Go through the records and count the lines where the string "What" occurs. Reply with the number only.

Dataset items
========================================================================
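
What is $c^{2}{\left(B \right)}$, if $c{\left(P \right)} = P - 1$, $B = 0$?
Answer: $1$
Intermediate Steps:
$c{\left(P \right)} = -1 + P$
$c^{2}{\left(B \right)} = \left(-1 + 0\right)^{2} = \left(-1\right)^{2} = 1$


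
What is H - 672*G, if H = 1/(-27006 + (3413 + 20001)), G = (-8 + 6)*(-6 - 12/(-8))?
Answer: -21724417/3592 ≈ -6048.0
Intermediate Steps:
G = 9 (G = -2*(-6 - 12*(-1/8)) = -2*(-6 + 3/2) = -2*(-9/2) = 9)
H = -1/3592 (H = 1/(-27006 + 23414) = 1/(-3592) = -1/3592 ≈ -0.00027840)
H - 672*G = -1/3592 - 672*9 = -1/3592 - 1*6048 = -1/3592 - 6048 = -21724417/3592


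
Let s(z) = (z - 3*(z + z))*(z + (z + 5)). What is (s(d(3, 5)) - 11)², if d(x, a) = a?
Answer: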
========================================================================
_RESPONSE BOX:_ 3